====== DATASET

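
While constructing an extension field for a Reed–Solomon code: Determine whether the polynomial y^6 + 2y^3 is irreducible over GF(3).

Write m(y) = y^6 + 2y^3.
Check for roots in GF(3): m(0) = 0 → root; m(1) = 0 → root; m(2) = 2.
m(0) = 0, so (y) divides m(y); m is reducible.

No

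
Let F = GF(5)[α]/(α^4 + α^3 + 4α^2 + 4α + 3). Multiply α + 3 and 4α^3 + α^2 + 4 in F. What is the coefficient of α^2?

2

Multiply in GF(5)[α]: (α + 3)·(4α^3 + α^2 + 4) = 4α^4 + 3α^3 + 3α^2 + 4α + 2.
Reduce using α^4 ≡ 4α^3 + α^2 + α + 2 (mod α^4 + α^3 + 4α^2 + 4α + 3).
Reduced: 4α^3 + 2α^2 + 3α.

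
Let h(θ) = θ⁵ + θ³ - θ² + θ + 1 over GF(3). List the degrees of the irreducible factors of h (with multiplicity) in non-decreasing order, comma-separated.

1, 1, 3

Roots in GF(3): h(0) = 1; h(1) = 0 → root; h(2) = 0 → root.
Linear factors from roots: (θ - 1), (θ + 1).
Complete factorization: h(θ) = (θ + 1)·(θ - 1)·(θ³ - θ - 1).
Factor degrees with multiplicity: 1 + 1 + 3 = 5.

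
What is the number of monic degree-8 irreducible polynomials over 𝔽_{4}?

8160

The number of monic irreducibles of degree 8 over GF(4) is (1/8)·Σ_{d∣8} μ(8/d) 4^d.
Divisors of 8: 1, 2, 4, 8; μ(8/d) for each: 0, 0, -1, 1.
Σ = − 4^4 + 4^8 = 65280.
N = 65280/8 = 8160.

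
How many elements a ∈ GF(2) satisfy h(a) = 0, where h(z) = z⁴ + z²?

Evaluate at each of the 2 elements of GF(2):
h(0) = 0 → root; h(1) = 0 → root.
Roots: {0, 1}.

2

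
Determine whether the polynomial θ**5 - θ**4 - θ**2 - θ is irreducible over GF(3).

Write h(θ) = θ**5 - θ**4 - θ**2 - θ.
Check for roots in GF(3): h(0) = 0 → root; h(1) = 1; h(2) = 1.
h(0) = 0, so (θ) divides h(θ); h is reducible.

No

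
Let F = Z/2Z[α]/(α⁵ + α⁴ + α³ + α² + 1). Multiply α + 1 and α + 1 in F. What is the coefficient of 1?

Multiply in Z/2Z[α]: (α + 1)·(α + 1) = α² + 1.
Reduced: α² + 1.

1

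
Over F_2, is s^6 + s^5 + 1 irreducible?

Write f(s) = s^6 + s^5 + 1.
Check for roots in F_2: f(0) = 1; f(1) = 1.
No roots, so no linear factors.
Monic irreducibles of degree 2 over GF(2): s^2 + s + 1.
None of them divide f (all give nonzero remainder).
Monic irreducibles of degree 3 over GF(2): s^3 + s + 1, s^3 + s^2 + 1.
None of them divide f (all give nonzero remainder).
No irreducible factor of degree ≤ 3 exists, so f is irreducible over GF(2).

Yes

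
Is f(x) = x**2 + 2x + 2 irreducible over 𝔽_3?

Check for roots in 𝔽_3: f(0) = 2; f(1) = 2; f(2) = 1.
No roots. A degree-2 polynomial over a field with no linear factor is irreducible.

Yes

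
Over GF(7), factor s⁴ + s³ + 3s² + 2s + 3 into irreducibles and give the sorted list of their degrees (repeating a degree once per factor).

4

Write g(s) = s⁴ + s³ + 3s² + 2s + 3.
Complete factorization: g(s) = (s⁴ + s³ + 3s² + 2s + 3).
Factor degrees with multiplicity: 4 = 4.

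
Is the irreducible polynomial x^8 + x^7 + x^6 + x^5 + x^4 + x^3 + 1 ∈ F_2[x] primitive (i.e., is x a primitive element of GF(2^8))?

Write f(x) = x^8 + x^7 + x^6 + x^5 + x^4 + x^3 + 1.
|GF(2^8)^×| = 2^8 − 1 = 255. Prime factorization: 255 = 3·5·17.
f is primitive ⇔ x has order 255 in GF(2)[x]/(f), i.e. x^(255/q) ≠ 1 for each prime q | 255.
x^(85) mod f = 1
x^(51) mod f = x^7 + x^5 + x^3 + x^2 + 1.
x^(15) mod f = x^7 + x^6 + x^3 + x + 1.
Since x^(85) = 1, the order of x divides 85 < 255; not primitive.

No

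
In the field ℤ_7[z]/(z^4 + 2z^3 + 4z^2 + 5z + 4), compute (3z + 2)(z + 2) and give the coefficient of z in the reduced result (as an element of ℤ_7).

Multiply in ℤ_7[z]: (3z + 2)·(z + 2) = 3z^2 + z + 4.
Reduced: 3z^2 + z + 4.

1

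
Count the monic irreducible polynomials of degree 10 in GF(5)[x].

Gauss's count: N_{5}(10) = (1/10) Σ_{d|10} μ(10/d)·5^d.
Divisors of 10: 1, 2, 5, 10; μ(10/d) for each: 1, -1, -1, 1.
Σ = 5^1 − 5^2 − 5^5 + 5^10 = 9762480.
N = 9762480/10 = 976248.

976248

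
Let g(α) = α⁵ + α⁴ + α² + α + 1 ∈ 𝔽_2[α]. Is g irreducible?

Yes

Check for roots in 𝔽_2: g(0) = 1; g(1) = 1.
No roots, so no linear factors.
Monic irreducibles of degree 2 over GF(2): α² + α + 1.
None of them divide g (all give nonzero remainder).
No irreducible factor of degree ≤ 2 exists, so g is irreducible over GF(2).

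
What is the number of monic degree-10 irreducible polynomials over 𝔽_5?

By the necklace-counting formula, N_5(10) = (1/10) Σ_{d|10} μ(10/d)·5^d.
Divisors of 10: 1, 2, 5, 10; μ(10/d) for each: 1, -1, -1, 1.
Σ = 5^1 − 5^2 − 5^5 + 5^10 = 9762480.
N = 9762480/10 = 976248.

976248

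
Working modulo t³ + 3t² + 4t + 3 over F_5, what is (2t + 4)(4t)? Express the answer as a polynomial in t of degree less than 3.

3t^2 + t

Multiply in F_5[t]: (2t + 4)·(4t) = 3t² + t.
Reduced: 3t² + t.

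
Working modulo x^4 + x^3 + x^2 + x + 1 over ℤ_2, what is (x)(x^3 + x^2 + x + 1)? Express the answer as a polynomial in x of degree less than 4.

Multiply in ℤ_2[x]: (x)·(x^3 + x^2 + x + 1) = x^4 + x^3 + x^2 + x.
Reduce using x^4 ≡ x^3 + x^2 + x + 1 (mod x^4 + x^3 + x^2 + x + 1).
Reduced: 1.

1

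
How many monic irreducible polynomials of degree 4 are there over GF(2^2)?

60

Gauss's count: N_{4}(4) = (1/4) Σ_{d|4} μ(4/d)·4^d.
Divisors of 4: 1, 2, 4; μ(4/d) for each: 0, -1, 1.
Σ = − 4^2 + 4^4 = 240.
N = 240/4 = 60.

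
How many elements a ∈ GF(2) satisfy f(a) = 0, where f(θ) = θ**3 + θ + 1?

Evaluate at each of the 2 elements of GF(2):
f(0) = 1; f(1) = 1.
No element is a root.

0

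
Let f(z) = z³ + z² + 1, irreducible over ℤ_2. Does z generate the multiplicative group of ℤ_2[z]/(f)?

|GF(2^3)^×| = 2^3 − 1 = 7. Prime factorization: 7 = 7.
f is primitive ⇔ z has order 7 in GF(2)[z]/(f), i.e. z^(7/q) ≠ 1 for each prime q | 7.
z^(1) mod f = z.
None equal 1, so z has full order 7; f is primitive.

Yes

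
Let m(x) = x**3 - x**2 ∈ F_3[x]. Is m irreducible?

Check for roots in F_3: m(0) = 0 → root; m(1) = 0 → root; m(2) = 1.
m(0) = 0, so (x) divides m(x); m is reducible.

No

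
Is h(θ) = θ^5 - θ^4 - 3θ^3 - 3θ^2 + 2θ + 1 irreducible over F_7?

Yes

Check for roots in F_7: h(0) = 1; h(1) = 4; h(2) = 6; h(3) = 5; h(4) = 5; h(5) = 3; h(6) = 4.
No roots, so no linear factors.
Degree-2 irreducible divisors: test the 21 monic irreducibles of degree 2 over GF(7).
None of them divide h (all give nonzero remainder).
No irreducible factor of degree ≤ 2 exists, so h is irreducible over GF(7).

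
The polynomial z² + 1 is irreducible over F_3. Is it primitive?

Write f(z) = z² + 1.
|GF(3^2)^×| = 3^2 − 1 = 8. Prime factorization: 8 = 2^3.
f is primitive ⇔ z has order 8 in GF(3)[z]/(f), i.e. z^(8/q) ≠ 1 for each prime q | 8.
z^(4) mod f = 1
Since z^(4) = 1, the order of z divides 4 < 8; not primitive.

No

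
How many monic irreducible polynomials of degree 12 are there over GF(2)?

Gauss's count: N_{2}(12) = (1/12) Σ_{d|12} μ(12/d)·2^d.
Divisors of 12: 1, 2, 3, 4, 6, 12; μ(12/d) for each: 0, 1, 0, -1, -1, 1.
Σ = 2^2 − 2^4 − 2^6 + 2^12 = 4020.
N = 4020/12 = 335.

335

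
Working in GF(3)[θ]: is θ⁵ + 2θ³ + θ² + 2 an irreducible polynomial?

Write f(θ) = θ⁵ + 2θ³ + θ² + 2.
Check for roots in GF(3): f(0) = 2; f(1) = 0 → root; f(2) = 0 → root.
f(1) = 0, so (θ − 1) divides f(θ); f is reducible.

No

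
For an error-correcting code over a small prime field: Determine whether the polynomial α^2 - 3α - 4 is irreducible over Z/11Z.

Write f(α) = α^2 - 3α - 4.
Check each element of Z/11Z for a root: f(0)=7, f(1)=5, f(2)=5, f(3)=7, f(4)=0, f(5)=6, f(6)=3, f(7)=2, f(8)=3, f(9)=6, f(10)=0.
f(4) = 0, so (α − 4) divides f(α); f is reducible.

No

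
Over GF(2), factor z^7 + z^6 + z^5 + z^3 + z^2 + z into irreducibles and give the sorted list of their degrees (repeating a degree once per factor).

Write f(z) = z^7 + z^6 + z^5 + z^3 + z^2 + z.
Roots in GF(2): f(0) = 0 → root; f(1) = 0 → root.
Linear factors from roots: (z), (z + 1).
Complete factorization: f(z) = (z)·(z + 1)^4·(z^2 + z + 1).
Factor degrees with multiplicity: 1 + 1 + 1 + 1 + 1 + 2 = 7.

1, 1, 1, 1, 1, 2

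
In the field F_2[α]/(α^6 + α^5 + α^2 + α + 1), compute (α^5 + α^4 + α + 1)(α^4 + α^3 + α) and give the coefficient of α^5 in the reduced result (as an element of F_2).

0

Multiply in F_2[α]: (α^5 + α^4 + α + 1)·(α^4 + α^3 + α) = α^9 + α^7 + α^6 + α^3 + α^2 + α.
Reduce using α^6 ≡ α^5 + α^2 + α + 1 (mod α^6 + α^5 + α^2 + α + 1).
Reduced: α^3 + α^2 + 1.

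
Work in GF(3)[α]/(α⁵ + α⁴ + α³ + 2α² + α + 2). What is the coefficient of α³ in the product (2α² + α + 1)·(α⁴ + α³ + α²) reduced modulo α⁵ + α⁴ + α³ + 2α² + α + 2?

0

Multiply in GF(3)[α]: (2α² + α + 1)·(α⁴ + α³ + α²) = 2α⁶ + α⁴ + 2α³ + α².
Reduce using α⁵ ≡ 2α⁴ + 2α³ + α² + 2α + 1 (mod α⁵ + α⁴ + α³ + 2α² + α + 2).
Reduced: α⁴ + α + 1.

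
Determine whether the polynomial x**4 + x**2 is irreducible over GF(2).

Write m(x) = x**4 + x**2.
Check for roots in GF(2): m(0) = 0 → root; m(1) = 0 → root.
m(0) = 0, so (x) divides m(x); m is reducible.

No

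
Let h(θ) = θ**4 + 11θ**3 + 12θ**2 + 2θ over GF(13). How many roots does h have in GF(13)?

4

Evaluate at each of the 13 elements of GF(13):
h(0) = 0 → root; h(1) = 0 → root; h(2) = 0 → root; h(3) = 11; h(4) = 3; h(5) = 9; h(6) = 8; h(7) = 3; h(8) = 8; h(9) = 9; h(10) = 3; h(11) = 11; h(12) = 0 → root.
Roots: {0, 1, 2, 12}.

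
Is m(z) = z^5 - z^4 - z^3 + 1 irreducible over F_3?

Check for roots in F_3: m(0) = 1; m(1) = 0 → root; m(2) = 0 → root.
m(1) = 0, so (z − 1) divides m(z); m is reducible.

No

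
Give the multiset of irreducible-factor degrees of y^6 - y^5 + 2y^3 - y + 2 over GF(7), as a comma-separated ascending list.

1, 1, 1, 3

Write f(y) = y^6 - y^5 + 2y^3 - y + 2.
Linear factors from roots: (y - 3), (y + 2).
Complete factorization: f(y) = (y + 2)·(y - 3)^2·(y^3 + 3y^2 + y - 3).
Factor degrees with multiplicity: 1 + 1 + 1 + 3 = 6.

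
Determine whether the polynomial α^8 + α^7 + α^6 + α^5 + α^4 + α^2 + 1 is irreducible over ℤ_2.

Write h(α) = α^8 + α^7 + α^6 + α^5 + α^4 + α^2 + 1.
Check for roots in ℤ_2: h(0) = 1; h(1) = 1.
No roots, so no linear factors.
Monic irreducibles of degree 2 over GF(2): α^2 + α + 1.
None of them divide h (all give nonzero remainder).
Monic irreducibles of degree 3 over GF(2): α^3 + α + 1, α^3 + α^2 + 1.
None of them divide h (all give nonzero remainder).
Monic irreducibles of degree 4 over GF(2): α^4 + α + 1, α^4 + α^3 + 1, α^4 + α^3 + α^2 + α + 1.
None of them divide h (all give nonzero remainder).
No irreducible factor of degree ≤ 4 exists, so h is irreducible over GF(2).

Yes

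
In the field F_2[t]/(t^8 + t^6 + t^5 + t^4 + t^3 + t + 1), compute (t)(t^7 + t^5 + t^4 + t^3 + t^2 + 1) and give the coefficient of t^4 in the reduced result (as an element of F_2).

0

Multiply in F_2[t]: (t)·(t^7 + t^5 + t^4 + t^3 + t^2 + 1) = t^8 + t^6 + t^5 + t^4 + t^3 + t.
Reduce using t^8 ≡ t^6 + t^5 + t^4 + t^3 + t + 1 (mod t^8 + t^6 + t^5 + t^4 + t^3 + t + 1).
Reduced: 1.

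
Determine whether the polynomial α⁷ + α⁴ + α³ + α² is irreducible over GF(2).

No

Write f(α) = α⁷ + α⁴ + α³ + α².
Check for roots in GF(2): f(0) = 0 → root; f(1) = 0 → root.
f(0) = 0, so (α) divides f(α); f is reducible.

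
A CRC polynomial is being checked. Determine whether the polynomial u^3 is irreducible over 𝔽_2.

Write h(u) = u^3.
Check for roots in 𝔽_2: h(0) = 0 → root; h(1) = 1.
h(0) = 0, so (u) divides h(u); h is reducible.

No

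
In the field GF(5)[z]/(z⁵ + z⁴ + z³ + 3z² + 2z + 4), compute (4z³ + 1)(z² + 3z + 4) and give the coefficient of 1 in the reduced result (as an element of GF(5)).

3

Multiply in GF(5)[z]: (4z³ + 1)·(z² + 3z + 4) = 4z⁵ + 2z⁴ + z³ + z² + 3z + 4.
Reduce using z⁵ ≡ 4z⁴ + 4z³ + 2z² + 3z + 1 (mod z⁵ + z⁴ + z³ + 3z² + 2z + 4).
Reduced: 3z⁴ + 2z³ + 4z² + 3.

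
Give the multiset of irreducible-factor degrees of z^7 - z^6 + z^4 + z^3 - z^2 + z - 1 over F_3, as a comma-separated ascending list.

Write g(z) = z^7 - z^6 + z^4 + z^3 - z^2 + z - 1.
Roots in F_3: g(0) = 2; g(1) = 1; g(2) = 1.
Complete factorization: g(z) = (z^7 - z^6 + z^4 + z^3 - z^2 + z - 1).
Factor degrees with multiplicity: 7 = 7.

7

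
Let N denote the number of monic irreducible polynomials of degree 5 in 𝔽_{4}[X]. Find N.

204

x^(4^5) − x is the product of all monic irreducibles of degree dividing 5; Möbius inversion gives N = (1/5) Σ μ(5/d)·4^d.
Divisors of 5: 1, 5; μ(5/d) for each: -1, 1.
Σ = − 4^1 + 4^5 = 1020.
N = 1020/5 = 204.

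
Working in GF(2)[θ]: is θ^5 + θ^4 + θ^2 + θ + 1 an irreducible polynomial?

Write m(θ) = θ^5 + θ^4 + θ^2 + θ + 1.
Check for roots in GF(2): m(0) = 1; m(1) = 1.
No roots, so no linear factors.
Monic irreducibles of degree 2 over GF(2): θ^2 + θ + 1.
None of them divide m (all give nonzero remainder).
No irreducible factor of degree ≤ 2 exists, so m is irreducible over GF(2).

Yes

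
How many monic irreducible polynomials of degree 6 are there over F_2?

By the necklace-counting formula, N_2(6) = (1/6) Σ_{d|6} μ(6/d)·2^d.
Divisors of 6: 1, 2, 3, 6; μ(6/d) for each: 1, -1, -1, 1.
Σ = 2^1 − 2^2 − 2^3 + 2^6 = 54.
N = 54/6 = 9.

9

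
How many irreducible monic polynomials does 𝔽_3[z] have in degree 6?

116

x^(3^6) − x is the product of all monic irreducibles of degree dividing 6; Möbius inversion gives N = (1/6) Σ μ(6/d)·3^d.
Divisors of 6: 1, 2, 3, 6; μ(6/d) for each: 1, -1, -1, 1.
Σ = 3^1 − 3^2 − 3^3 + 3^6 = 696.
N = 696/6 = 116.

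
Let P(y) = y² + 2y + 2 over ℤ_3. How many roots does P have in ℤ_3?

Evaluate at each of the 3 elements of ℤ_3:
P(0) = 2; P(1) = 2; P(2) = 1.
No element is a root.

0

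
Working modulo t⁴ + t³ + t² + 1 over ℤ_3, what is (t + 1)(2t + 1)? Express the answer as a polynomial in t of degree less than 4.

2t^2 + 1

Multiply in ℤ_3[t]: (t + 1)·(2t + 1) = 2t² + 1.
Reduced: 2t² + 1.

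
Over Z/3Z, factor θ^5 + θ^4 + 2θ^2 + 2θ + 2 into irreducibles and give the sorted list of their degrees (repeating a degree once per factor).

Write f(θ) = θ^5 + θ^4 + 2θ^2 + 2θ + 2.
Roots in Z/3Z: f(0) = 2; f(1) = 2; f(2) = 2.
Complete factorization: f(θ) = (θ^2 + 2θ + 2)·(θ^3 + 2θ^2 + 1).
Factor degrees with multiplicity: 2 + 3 = 5.

2, 3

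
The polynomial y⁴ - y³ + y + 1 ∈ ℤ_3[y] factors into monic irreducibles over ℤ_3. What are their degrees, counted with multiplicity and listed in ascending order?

Write f(y) = y⁴ - y³ + y + 1.
Roots in ℤ_3: f(0) = 1; f(1) = 2; f(2) = 2.
Complete factorization: f(y) = (y⁴ - y³ + y + 1).
Factor degrees with multiplicity: 4 = 4.

4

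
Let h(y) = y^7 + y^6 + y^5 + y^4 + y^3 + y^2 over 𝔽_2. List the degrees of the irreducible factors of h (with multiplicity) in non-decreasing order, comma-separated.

1, 1, 1, 2, 2

Roots in 𝔽_2: h(0) = 0 → root; h(1) = 0 → root.
Linear factors from roots: (y), (y + 1).
Complete factorization: h(y) = (y + 1)·(y)^2·(y^2 + y + 1)^2.
Factor degrees with multiplicity: 1 + 1 + 1 + 2 + 2 = 7.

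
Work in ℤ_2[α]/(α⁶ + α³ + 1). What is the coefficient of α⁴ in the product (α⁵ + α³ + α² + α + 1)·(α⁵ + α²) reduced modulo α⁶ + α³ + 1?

1

Multiply in ℤ_2[α]: (α⁵ + α³ + α² + α + 1)·(α⁵ + α²) = α¹⁰ + α⁸ + α⁶ + α⁴ + α³ + α².
Reduce using α⁶ ≡ α³ + 1 (mod α⁶ + α³ + 1).
Reduced: α⁵ + α⁴ + α + 1.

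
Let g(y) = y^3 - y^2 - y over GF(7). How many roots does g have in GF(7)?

Evaluate at each of the 7 elements of GF(7):
g(0) = 0 → root; g(1) = 6; g(2) = 2; g(3) = 1; g(4) = 2; g(5) = 4; g(6) = 6.
Roots: {0}.

1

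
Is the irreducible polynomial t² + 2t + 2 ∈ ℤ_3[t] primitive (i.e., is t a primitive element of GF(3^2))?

Yes

Write f(t) = t² + 2t + 2.
|GF(3^2)^×| = 3^2 − 1 = 8. Prime factorization: 8 = 2^3.
f is primitive ⇔ t has order 8 in GF(3)[t]/(f), i.e. t^(8/q) ≠ 1 for each prime q | 8.
t^(4) mod f = 2.
None equal 1, so t has full order 8; f is primitive.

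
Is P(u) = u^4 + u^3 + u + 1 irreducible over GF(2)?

Check for roots in GF(2): P(0) = 1; P(1) = 0 → root.
P(1) = 0, so (u − 1) divides P(u); P is reducible.

No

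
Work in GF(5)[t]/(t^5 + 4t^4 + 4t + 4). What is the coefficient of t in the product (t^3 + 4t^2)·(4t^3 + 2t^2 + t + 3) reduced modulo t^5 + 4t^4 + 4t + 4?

Multiply in GF(5)[t]: (t^3 + 4t^2)·(4t^3 + 2t^2 + t + 3) = 4t^6 + 3t^5 + 4t^4 + 2t^3 + 2t^2.
Reduce using t^5 ≡ t^4 + t + 1 (mod t^5 + 4t^4 + 4t + 4).
Reduced: t^4 + 2t^3 + t^2 + t + 2.

1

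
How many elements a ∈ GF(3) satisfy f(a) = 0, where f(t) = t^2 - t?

2

Evaluate at each of the 3 elements of GF(3):
f(0) = 0 → root; f(1) = 0 → root; f(2) = 2.
Roots: {0, 1}.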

============

Where the line containing "Work in ℤ_2[α]/(α⁶" appears in the records above, begin there and print every line through the last, exactly and with nothing else.

# [RESULT OF THIS EXERCISE]
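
Work in ℤ_2[α]/(α⁶ + α³ + 1). What is the coefficient of α⁴ in the product (α⁵ + α³ + α² + α + 1)·(α⁵ + α²) reduced modulo α⁶ + α³ + 1?

1

Multiply in ℤ_2[α]: (α⁵ + α³ + α² + α + 1)·(α⁵ + α²) = α¹⁰ + α⁸ + α⁶ + α⁴ + α³ + α².
Reduce using α⁶ ≡ α³ + 1 (mod α⁶ + α³ + 1).
Reduced: α⁵ + α⁴ + α + 1.

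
Let g(y) = y^3 - y^2 - y over GF(7). How many roots does g have in GF(7)?

Evaluate at each of the 7 elements of GF(7):
g(0) = 0 → root; g(1) = 6; g(2) = 2; g(3) = 1; g(4) = 2; g(5) = 4; g(6) = 6.
Roots: {0}.

1

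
Is the irreducible polynomial t² + 2t + 2 ∈ ℤ_3[t] primitive (i.e., is t a primitive element of GF(3^2))?

Yes

Write f(t) = t² + 2t + 2.
|GF(3^2)^×| = 3^2 − 1 = 8. Prime factorization: 8 = 2^3.
f is primitive ⇔ t has order 8 in GF(3)[t]/(f), i.e. t^(8/q) ≠ 1 for each prime q | 8.
t^(4) mod f = 2.
None equal 1, so t has full order 8; f is primitive.

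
Is P(u) = u^4 + u^3 + u + 1 irreducible over GF(2)?

Check for roots in GF(2): P(0) = 1; P(1) = 0 → root.
P(1) = 0, so (u − 1) divides P(u); P is reducible.

No

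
Work in GF(5)[t]/(t^5 + 4t^4 + 4t + 4). What is the coefficient of t in the product (t^3 + 4t^2)·(4t^3 + 2t^2 + t + 3) reduced modulo t^5 + 4t^4 + 4t + 4?

Multiply in GF(5)[t]: (t^3 + 4t^2)·(4t^3 + 2t^2 + t + 3) = 4t^6 + 3t^5 + 4t^4 + 2t^3 + 2t^2.
Reduce using t^5 ≡ t^4 + t + 1 (mod t^5 + 4t^4 + 4t + 4).
Reduced: t^4 + 2t^3 + t^2 + t + 2.

1

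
How many elements a ∈ GF(3) satisfy f(a) = 0, where f(t) = t^2 - t?

2

Evaluate at each of the 3 elements of GF(3):
f(0) = 0 → root; f(1) = 0 → root; f(2) = 2.
Roots: {0, 1}.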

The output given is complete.